Segment Open
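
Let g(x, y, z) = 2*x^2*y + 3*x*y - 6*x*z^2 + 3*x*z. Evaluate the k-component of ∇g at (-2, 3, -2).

-54

(∇g)_3 = ∂g/∂z = -12*x*z + 3*x
At (-2, 3, -2): -54.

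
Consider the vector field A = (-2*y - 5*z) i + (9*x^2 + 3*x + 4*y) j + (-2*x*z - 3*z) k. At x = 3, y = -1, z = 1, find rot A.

(0, -3, 59)

(∇×A)₁ = ∂A₃/∂y − ∂A₂/∂z = 0
(∇×A)₂ = ∂A₁/∂z − ∂A₃/∂x = 2*z - 5
(∇×A)₃ = ∂A₂/∂x − ∂A₁/∂y = 18*x + 5
∇×A = (0, 2*z - 5, 18*x + 5)
At (3, -1, 1): (0, -3, 59).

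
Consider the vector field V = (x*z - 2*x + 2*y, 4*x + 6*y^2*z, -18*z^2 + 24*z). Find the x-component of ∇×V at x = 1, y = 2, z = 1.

(∇×V)_1 = ∂V₃/∂y − ∂V₂/∂z
= 0 − (6*y^2)
= -6*y^2
At (1, 2, 1): -24.

-24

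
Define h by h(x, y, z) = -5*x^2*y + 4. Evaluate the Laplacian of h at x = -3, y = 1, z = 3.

-10

∂²h/∂x² = -10*y
∂²h/∂y² = 0
∂²h/∂z² = 0
∇²h = -10*y
At (-3, 1, 3): -10.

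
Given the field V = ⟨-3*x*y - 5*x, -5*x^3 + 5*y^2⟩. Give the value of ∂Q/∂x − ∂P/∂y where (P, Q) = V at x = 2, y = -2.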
Segment Closed
### Problem to solve
Word for word, copy all of the listing above.

### Solution for this problem
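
Let g(x, y, z) = 2*x^2*y + 3*x*y - 6*x*z^2 + 3*x*z. Evaluate the k-component of ∇g at (-2, 3, -2).

-54

(∇g)_3 = ∂g/∂z = -12*x*z + 3*x
At (-2, 3, -2): -54.

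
Consider the vector field A = (-2*y - 5*z) i + (9*x^2 + 3*x + 4*y) j + (-2*x*z - 3*z) k. At x = 3, y = -1, z = 1, find rot A.

(0, -3, 59)

(∇×A)₁ = ∂A₃/∂y − ∂A₂/∂z = 0
(∇×A)₂ = ∂A₁/∂z − ∂A₃/∂x = 2*z - 5
(∇×A)₃ = ∂A₂/∂x − ∂A₁/∂y = 18*x + 5
∇×A = (0, 2*z - 5, 18*x + 5)
At (3, -1, 1): (0, -3, 59).

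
Consider the vector field V = (x*z - 2*x + 2*y, 4*x + 6*y^2*z, -18*z^2 + 24*z). Find the x-component of ∇×V at x = 1, y = 2, z = 1.

(∇×V)_1 = ∂V₃/∂y − ∂V₂/∂z
= 0 − (6*y^2)
= -6*y^2
At (1, 2, 1): -24.

-24

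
Define h by h(x, y, z) = -5*x^2*y + 4. Evaluate the Laplacian of h at x = -3, y = 1, z = 3.

-10

∂²h/∂x² = -10*y
∂²h/∂y² = 0
∂²h/∂z² = 0
∇²h = -10*y
At (-3, 1, 3): -10.

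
Given the field V = ⟨-3*x*y - 5*x, -5*x^3 + 5*y^2⟩. Give the value of ∂Q/∂x − ∂P/∂y where (P, Q) = V at x = 2, y = -2.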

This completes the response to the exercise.